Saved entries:
[Start of section]

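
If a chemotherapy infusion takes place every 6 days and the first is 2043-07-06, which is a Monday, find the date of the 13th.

2043-09-16

The 13th occurrence is 12 intervals after the first: 12 × 6 = 72 days after 2043-07-06.
July has 31 days — 25 days to the end of July leaves 47.
August has 31 days (16 left).
16 days into September → 2043-09-16.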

[End of section]

TASK ITEM ::
Above are the records; copy all of them exactly.

YOUR SOLUTION ::
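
If a chemotherapy infusion takes place every 6 days and the first is 2043-07-06, which is a Monday, find the date of the 13th.

2043-09-16

The 13th occurrence is 12 intervals after the first: 12 × 6 = 72 days after 2043-07-06.
July has 31 days — 25 days to the end of July leaves 47.
August has 31 days (16 left).
16 days into September → 2043-09-16.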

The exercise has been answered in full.